Each record below should appear again exactly as written.

--- Given records Enclosed Below ---

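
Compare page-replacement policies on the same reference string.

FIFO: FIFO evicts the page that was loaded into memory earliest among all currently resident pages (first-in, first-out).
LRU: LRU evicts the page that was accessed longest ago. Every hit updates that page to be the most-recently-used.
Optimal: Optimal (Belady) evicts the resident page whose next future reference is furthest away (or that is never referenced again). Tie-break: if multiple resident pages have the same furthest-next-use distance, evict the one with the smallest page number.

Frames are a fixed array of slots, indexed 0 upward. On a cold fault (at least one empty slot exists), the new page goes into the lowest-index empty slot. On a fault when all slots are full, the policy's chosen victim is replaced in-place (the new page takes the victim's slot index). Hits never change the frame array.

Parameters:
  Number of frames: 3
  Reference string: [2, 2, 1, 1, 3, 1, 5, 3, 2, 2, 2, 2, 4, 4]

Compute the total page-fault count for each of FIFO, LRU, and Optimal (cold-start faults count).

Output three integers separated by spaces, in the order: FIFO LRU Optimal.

--- FIFO ---
  step 0: ref 2 -> FAULT, frames=[2,-,-] (faults so far: 1)
  step 1: ref 2 -> HIT, frames=[2,-,-] (faults so far: 1)
  step 2: ref 1 -> FAULT, frames=[2,1,-] (faults so far: 2)
  step 3: ref 1 -> HIT, frames=[2,1,-] (faults so far: 2)
  step 4: ref 3 -> FAULT, frames=[2,1,3] (faults so far: 3)
  step 5: ref 1 -> HIT, frames=[2,1,3] (faults so far: 3)
  step 6: ref 5 -> FAULT, evict 2, frames=[5,1,3] (faults so far: 4)
  step 7: ref 3 -> HIT, frames=[5,1,3] (faults so far: 4)
  step 8: ref 2 -> FAULT, evict 1, frames=[5,2,3] (faults so far: 5)
  step 9: ref 2 -> HIT, frames=[5,2,3] (faults so far: 5)
  step 10: ref 2 -> HIT, frames=[5,2,3] (faults so far: 5)
  step 11: ref 2 -> HIT, frames=[5,2,3] (faults so far: 5)
  step 12: ref 4 -> FAULT, evict 3, frames=[5,2,4] (faults so far: 6)
  step 13: ref 4 -> HIT, frames=[5,2,4] (faults so far: 6)
  FIFO total faults: 6
--- LRU ---
  step 0: ref 2 -> FAULT, frames=[2,-,-] (faults so far: 1)
  step 1: ref 2 -> HIT, frames=[2,-,-] (faults so far: 1)
  step 2: ref 1 -> FAULT, frames=[2,1,-] (faults so far: 2)
  step 3: ref 1 -> HIT, frames=[2,1,-] (faults so far: 2)
  step 4: ref 3 -> FAULT, frames=[2,1,3] (faults so far: 3)
  step 5: ref 1 -> HIT, frames=[2,1,3] (faults so far: 3)
  step 6: ref 5 -> FAULT, evict 2, frames=[5,1,3] (faults so far: 4)
  step 7: ref 3 -> HIT, frames=[5,1,3] (faults so far: 4)
  step 8: ref 2 -> FAULT, evict 1, frames=[5,2,3] (faults so far: 5)
  step 9: ref 2 -> HIT, frames=[5,2,3] (faults so far: 5)
  step 10: ref 2 -> HIT, frames=[5,2,3] (faults so far: 5)
  step 11: ref 2 -> HIT, frames=[5,2,3] (faults so far: 5)
  step 12: ref 4 -> FAULT, evict 5, frames=[4,2,3] (faults so far: 6)
  step 13: ref 4 -> HIT, frames=[4,2,3] (faults so far: 6)
  LRU total faults: 6
--- Optimal ---
  step 0: ref 2 -> FAULT, frames=[2,-,-] (faults so far: 1)
  step 1: ref 2 -> HIT, frames=[2,-,-] (faults so far: 1)
  step 2: ref 1 -> FAULT, frames=[2,1,-] (faults so far: 2)
  step 3: ref 1 -> HIT, frames=[2,1,-] (faults so far: 2)
  step 4: ref 3 -> FAULT, frames=[2,1,3] (faults so far: 3)
  step 5: ref 1 -> HIT, frames=[2,1,3] (faults so far: 3)
  step 6: ref 5 -> FAULT, evict 1, frames=[2,5,3] (faults so far: 4)
  step 7: ref 3 -> HIT, frames=[2,5,3] (faults so far: 4)
  step 8: ref 2 -> HIT, frames=[2,5,3] (faults so far: 4)
  step 9: ref 2 -> HIT, frames=[2,5,3] (faults so far: 4)
  step 10: ref 2 -> HIT, frames=[2,5,3] (faults so far: 4)
  step 11: ref 2 -> HIT, frames=[2,5,3] (faults so far: 4)
  step 12: ref 4 -> FAULT, evict 2, frames=[4,5,3] (faults so far: 5)
  step 13: ref 4 -> HIT, frames=[4,5,3] (faults so far: 5)
  Optimal total faults: 5

Answer: 6 6 5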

--- End of Enclosed Given records ---

--- Solution below ---
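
Compare page-replacement policies on the same reference string.

FIFO: FIFO evicts the page that was loaded into memory earliest among all currently resident pages (first-in, first-out).
LRU: LRU evicts the page that was accessed longest ago. Every hit updates that page to be the most-recently-used.
Optimal: Optimal (Belady) evicts the resident page whose next future reference is furthest away (or that is never referenced again). Tie-break: if multiple resident pages have the same furthest-next-use distance, evict the one with the smallest page number.

Frames are a fixed array of slots, indexed 0 upward. On a cold fault (at least one empty slot exists), the new page goes into the lowest-index empty slot. On a fault when all slots are full, the policy's chosen victim is replaced in-place (the new page takes the victim's slot index). Hits never change the frame array.

Parameters:
  Number of frames: 3
  Reference string: [2, 2, 1, 1, 3, 1, 5, 3, 2, 2, 2, 2, 4, 4]

Compute the total page-fault count for each of FIFO, LRU, and Optimal (cold-start faults count).

Output three integers separated by spaces, in the order: FIFO LRU Optimal.

--- FIFO ---
  step 0: ref 2 -> FAULT, frames=[2,-,-] (faults so far: 1)
  step 1: ref 2 -> HIT, frames=[2,-,-] (faults so far: 1)
  step 2: ref 1 -> FAULT, frames=[2,1,-] (faults so far: 2)
  step 3: ref 1 -> HIT, frames=[2,1,-] (faults so far: 2)
  step 4: ref 3 -> FAULT, frames=[2,1,3] (faults so far: 3)
  step 5: ref 1 -> HIT, frames=[2,1,3] (faults so far: 3)
  step 6: ref 5 -> FAULT, evict 2, frames=[5,1,3] (faults so far: 4)
  step 7: ref 3 -> HIT, frames=[5,1,3] (faults so far: 4)
  step 8: ref 2 -> FAULT, evict 1, frames=[5,2,3] (faults so far: 5)
  step 9: ref 2 -> HIT, frames=[5,2,3] (faults so far: 5)
  step 10: ref 2 -> HIT, frames=[5,2,3] (faults so far: 5)
  step 11: ref 2 -> HIT, frames=[5,2,3] (faults so far: 5)
  step 12: ref 4 -> FAULT, evict 3, frames=[5,2,4] (faults so far: 6)
  step 13: ref 4 -> HIT, frames=[5,2,4] (faults so far: 6)
  FIFO total faults: 6
--- LRU ---
  step 0: ref 2 -> FAULT, frames=[2,-,-] (faults so far: 1)
  step 1: ref 2 -> HIT, frames=[2,-,-] (faults so far: 1)
  step 2: ref 1 -> FAULT, frames=[2,1,-] (faults so far: 2)
  step 3: ref 1 -> HIT, frames=[2,1,-] (faults so far: 2)
  step 4: ref 3 -> FAULT, frames=[2,1,3] (faults so far: 3)
  step 5: ref 1 -> HIT, frames=[2,1,3] (faults so far: 3)
  step 6: ref 5 -> FAULT, evict 2, frames=[5,1,3] (faults so far: 4)
  step 7: ref 3 -> HIT, frames=[5,1,3] (faults so far: 4)
  step 8: ref 2 -> FAULT, evict 1, frames=[5,2,3] (faults so far: 5)
  step 9: ref 2 -> HIT, frames=[5,2,3] (faults so far: 5)
  step 10: ref 2 -> HIT, frames=[5,2,3] (faults so far: 5)
  step 11: ref 2 -> HIT, frames=[5,2,3] (faults so far: 5)
  step 12: ref 4 -> FAULT, evict 5, frames=[4,2,3] (faults so far: 6)
  step 13: ref 4 -> HIT, frames=[4,2,3] (faults so far: 6)
  LRU total faults: 6
--- Optimal ---
  step 0: ref 2 -> FAULT, frames=[2,-,-] (faults so far: 1)
  step 1: ref 2 -> HIT, frames=[2,-,-] (faults so far: 1)
  step 2: ref 1 -> FAULT, frames=[2,1,-] (faults so far: 2)
  step 3: ref 1 -> HIT, frames=[2,1,-] (faults so far: 2)
  step 4: ref 3 -> FAULT, frames=[2,1,3] (faults so far: 3)
  step 5: ref 1 -> HIT, frames=[2,1,3] (faults so far: 3)
  step 6: ref 5 -> FAULT, evict 1, frames=[2,5,3] (faults so far: 4)
  step 7: ref 3 -> HIT, frames=[2,5,3] (faults so far: 4)
  step 8: ref 2 -> HIT, frames=[2,5,3] (faults so far: 4)
  step 9: ref 2 -> HIT, frames=[2,5,3] (faults so far: 4)
  step 10: ref 2 -> HIT, frames=[2,5,3] (faults so far: 4)
  step 11: ref 2 -> HIT, frames=[2,5,3] (faults so far: 4)
  step 12: ref 4 -> FAULT, evict 2, frames=[4,5,3] (faults so far: 5)
  step 13: ref 4 -> HIT, frames=[4,5,3] (faults so far: 5)
  Optimal total faults: 5

Answer: 6 6 5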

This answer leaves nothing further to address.